# [Task statement]
Return each line of the listing that has the word "Scheduling" in it.

# [Input records]
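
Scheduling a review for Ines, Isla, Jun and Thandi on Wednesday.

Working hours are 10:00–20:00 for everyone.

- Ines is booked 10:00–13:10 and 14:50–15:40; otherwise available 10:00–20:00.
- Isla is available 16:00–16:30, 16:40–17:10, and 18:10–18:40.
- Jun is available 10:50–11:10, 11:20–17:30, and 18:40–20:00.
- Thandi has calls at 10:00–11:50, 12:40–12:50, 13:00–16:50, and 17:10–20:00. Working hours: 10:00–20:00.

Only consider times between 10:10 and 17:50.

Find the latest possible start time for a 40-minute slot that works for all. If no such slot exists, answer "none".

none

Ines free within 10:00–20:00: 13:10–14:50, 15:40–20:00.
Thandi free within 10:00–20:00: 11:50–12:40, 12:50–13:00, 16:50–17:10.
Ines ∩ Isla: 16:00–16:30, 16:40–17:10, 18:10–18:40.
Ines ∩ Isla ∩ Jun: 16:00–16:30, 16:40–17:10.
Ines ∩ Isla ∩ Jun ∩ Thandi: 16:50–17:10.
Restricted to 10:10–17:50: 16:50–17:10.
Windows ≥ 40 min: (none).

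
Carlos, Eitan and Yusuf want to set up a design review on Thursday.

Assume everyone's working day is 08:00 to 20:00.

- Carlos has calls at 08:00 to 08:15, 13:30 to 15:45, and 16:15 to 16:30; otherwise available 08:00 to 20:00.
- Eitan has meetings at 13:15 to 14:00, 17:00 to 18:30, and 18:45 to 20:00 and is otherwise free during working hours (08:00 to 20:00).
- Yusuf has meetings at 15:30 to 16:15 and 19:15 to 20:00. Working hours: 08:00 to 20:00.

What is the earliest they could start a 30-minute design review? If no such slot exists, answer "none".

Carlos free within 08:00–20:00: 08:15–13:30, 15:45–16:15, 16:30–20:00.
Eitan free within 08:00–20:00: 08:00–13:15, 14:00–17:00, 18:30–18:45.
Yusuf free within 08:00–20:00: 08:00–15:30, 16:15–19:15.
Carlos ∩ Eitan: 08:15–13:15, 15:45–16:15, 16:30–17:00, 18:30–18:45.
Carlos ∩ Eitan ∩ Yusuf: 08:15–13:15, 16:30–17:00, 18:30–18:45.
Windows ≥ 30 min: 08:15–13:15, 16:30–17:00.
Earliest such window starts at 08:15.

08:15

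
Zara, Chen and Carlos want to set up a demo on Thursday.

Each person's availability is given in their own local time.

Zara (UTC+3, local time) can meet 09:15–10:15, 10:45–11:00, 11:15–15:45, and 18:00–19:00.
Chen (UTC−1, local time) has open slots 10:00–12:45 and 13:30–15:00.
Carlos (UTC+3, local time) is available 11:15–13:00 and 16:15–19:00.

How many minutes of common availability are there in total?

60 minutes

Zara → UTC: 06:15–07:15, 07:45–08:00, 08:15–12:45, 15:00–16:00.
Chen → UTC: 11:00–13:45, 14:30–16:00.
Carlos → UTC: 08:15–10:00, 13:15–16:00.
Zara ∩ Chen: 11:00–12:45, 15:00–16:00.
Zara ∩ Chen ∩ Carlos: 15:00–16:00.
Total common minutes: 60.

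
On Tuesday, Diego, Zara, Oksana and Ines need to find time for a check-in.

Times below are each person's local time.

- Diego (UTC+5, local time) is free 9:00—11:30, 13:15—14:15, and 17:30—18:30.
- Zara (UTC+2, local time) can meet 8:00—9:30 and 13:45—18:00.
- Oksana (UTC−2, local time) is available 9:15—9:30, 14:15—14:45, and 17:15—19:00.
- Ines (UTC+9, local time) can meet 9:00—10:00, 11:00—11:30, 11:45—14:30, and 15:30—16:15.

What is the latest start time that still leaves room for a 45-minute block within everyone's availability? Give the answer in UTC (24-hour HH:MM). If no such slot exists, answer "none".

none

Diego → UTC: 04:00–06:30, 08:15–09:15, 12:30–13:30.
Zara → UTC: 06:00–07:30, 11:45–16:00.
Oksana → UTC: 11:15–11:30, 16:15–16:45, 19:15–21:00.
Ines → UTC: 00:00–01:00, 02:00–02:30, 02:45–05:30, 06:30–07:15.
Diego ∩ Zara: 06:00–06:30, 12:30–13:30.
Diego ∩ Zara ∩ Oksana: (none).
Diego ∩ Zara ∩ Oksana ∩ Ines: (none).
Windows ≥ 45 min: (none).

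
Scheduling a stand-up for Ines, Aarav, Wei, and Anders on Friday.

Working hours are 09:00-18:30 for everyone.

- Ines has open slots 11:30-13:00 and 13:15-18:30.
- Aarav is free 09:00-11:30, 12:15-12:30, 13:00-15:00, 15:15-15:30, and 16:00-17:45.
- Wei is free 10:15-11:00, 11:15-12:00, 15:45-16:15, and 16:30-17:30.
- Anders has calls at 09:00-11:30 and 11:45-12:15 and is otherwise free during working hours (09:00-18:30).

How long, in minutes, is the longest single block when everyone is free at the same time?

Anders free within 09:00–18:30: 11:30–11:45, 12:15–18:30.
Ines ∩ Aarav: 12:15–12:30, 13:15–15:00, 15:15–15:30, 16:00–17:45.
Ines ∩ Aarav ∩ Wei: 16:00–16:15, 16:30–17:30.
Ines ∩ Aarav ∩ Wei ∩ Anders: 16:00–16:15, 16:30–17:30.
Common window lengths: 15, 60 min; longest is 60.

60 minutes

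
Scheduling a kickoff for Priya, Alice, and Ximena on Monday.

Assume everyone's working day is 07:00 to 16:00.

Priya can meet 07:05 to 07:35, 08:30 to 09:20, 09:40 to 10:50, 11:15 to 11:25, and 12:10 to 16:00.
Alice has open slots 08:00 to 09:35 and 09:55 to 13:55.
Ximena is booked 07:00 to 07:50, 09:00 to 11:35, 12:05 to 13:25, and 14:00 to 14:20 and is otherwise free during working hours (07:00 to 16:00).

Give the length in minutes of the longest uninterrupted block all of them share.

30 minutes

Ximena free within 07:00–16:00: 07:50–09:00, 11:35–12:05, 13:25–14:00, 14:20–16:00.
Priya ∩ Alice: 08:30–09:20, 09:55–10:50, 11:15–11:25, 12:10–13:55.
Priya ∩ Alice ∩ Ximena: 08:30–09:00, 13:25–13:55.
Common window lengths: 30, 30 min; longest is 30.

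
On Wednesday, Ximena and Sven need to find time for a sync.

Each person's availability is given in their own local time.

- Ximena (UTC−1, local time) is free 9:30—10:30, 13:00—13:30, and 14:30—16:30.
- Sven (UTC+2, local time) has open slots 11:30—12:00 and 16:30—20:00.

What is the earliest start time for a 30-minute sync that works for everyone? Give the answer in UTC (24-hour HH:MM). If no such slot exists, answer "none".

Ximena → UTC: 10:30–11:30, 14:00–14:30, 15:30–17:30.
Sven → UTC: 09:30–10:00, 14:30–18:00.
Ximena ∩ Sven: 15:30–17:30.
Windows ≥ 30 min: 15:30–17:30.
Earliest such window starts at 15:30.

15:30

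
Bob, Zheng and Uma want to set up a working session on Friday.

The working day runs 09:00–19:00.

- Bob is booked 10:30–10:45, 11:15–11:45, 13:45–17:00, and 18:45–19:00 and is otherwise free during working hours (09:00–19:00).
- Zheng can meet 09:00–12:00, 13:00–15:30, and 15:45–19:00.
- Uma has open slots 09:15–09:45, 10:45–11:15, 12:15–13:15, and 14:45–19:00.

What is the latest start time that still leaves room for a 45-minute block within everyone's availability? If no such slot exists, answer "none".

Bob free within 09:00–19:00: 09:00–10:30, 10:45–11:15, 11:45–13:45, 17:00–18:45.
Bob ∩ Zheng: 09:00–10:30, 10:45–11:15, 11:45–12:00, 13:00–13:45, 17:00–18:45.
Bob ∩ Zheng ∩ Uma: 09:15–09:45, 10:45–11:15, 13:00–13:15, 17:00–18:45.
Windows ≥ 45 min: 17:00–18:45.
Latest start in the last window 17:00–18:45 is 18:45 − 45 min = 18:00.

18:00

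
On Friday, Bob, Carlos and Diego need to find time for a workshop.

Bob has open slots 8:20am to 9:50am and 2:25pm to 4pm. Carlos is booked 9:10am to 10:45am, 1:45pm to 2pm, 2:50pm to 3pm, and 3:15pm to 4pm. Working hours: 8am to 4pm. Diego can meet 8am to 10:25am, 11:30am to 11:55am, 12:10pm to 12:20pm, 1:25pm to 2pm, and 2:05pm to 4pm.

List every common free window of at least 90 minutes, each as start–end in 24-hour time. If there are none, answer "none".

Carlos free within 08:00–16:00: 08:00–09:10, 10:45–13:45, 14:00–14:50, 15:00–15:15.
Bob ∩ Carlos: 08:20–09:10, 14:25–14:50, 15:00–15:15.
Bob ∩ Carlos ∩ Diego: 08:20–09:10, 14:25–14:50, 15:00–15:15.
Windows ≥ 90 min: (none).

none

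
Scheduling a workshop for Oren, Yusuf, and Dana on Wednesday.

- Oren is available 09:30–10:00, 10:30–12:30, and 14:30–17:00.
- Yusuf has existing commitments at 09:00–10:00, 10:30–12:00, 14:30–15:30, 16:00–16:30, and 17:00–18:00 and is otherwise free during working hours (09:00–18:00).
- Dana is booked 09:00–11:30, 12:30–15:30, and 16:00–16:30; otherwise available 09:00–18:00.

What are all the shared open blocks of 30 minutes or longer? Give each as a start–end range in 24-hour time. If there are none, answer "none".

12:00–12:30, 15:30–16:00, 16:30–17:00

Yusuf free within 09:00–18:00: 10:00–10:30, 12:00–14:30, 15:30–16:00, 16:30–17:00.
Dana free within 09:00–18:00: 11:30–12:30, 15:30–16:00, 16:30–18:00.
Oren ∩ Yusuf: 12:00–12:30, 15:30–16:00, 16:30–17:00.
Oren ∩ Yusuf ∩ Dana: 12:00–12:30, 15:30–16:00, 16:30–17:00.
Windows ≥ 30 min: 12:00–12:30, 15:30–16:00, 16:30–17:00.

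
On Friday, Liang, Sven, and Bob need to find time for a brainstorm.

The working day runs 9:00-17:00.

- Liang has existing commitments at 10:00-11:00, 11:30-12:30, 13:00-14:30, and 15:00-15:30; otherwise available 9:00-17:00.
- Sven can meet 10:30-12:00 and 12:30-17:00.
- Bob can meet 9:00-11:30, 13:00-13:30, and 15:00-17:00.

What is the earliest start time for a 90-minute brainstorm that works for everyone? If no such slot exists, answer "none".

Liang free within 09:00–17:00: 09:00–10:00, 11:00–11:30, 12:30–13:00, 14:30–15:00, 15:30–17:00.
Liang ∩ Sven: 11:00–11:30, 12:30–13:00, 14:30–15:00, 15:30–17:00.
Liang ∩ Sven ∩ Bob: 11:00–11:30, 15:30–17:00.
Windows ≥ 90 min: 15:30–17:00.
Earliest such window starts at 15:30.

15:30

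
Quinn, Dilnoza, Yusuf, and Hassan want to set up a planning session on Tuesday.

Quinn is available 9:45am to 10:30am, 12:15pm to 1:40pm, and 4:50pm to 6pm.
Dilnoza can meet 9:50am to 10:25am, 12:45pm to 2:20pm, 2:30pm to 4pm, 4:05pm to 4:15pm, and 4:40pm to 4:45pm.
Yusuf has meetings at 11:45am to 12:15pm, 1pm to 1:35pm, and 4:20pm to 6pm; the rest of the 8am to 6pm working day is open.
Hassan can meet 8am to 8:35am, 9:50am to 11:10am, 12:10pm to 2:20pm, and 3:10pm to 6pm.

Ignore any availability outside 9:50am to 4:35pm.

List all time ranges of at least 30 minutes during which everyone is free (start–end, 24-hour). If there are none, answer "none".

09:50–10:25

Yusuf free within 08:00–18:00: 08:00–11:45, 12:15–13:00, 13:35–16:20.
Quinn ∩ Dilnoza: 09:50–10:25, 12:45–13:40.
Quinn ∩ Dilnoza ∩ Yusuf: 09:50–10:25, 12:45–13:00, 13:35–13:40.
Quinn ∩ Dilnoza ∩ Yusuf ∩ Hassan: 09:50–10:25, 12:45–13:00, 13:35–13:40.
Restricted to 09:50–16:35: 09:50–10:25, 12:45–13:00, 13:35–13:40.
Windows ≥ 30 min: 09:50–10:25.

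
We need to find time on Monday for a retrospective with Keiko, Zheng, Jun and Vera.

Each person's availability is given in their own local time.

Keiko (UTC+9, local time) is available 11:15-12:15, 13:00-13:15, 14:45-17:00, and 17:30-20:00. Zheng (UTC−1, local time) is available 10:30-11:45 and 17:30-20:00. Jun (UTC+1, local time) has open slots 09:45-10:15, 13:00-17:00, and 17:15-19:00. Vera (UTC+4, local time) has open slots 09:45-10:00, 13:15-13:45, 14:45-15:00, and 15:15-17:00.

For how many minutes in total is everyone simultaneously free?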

# [Answer space]
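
Scheduling a review for Ines, Isla, Jun and Thandi on Wednesday.
Scheduling a stand-up for Ines, Aarav, Wei, and Anders on Friday.
Scheduling a kickoff for Priya, Alice, and Ximena on Monday.
Scheduling a workshop for Oren, Yusuf, and Dana on Wednesday.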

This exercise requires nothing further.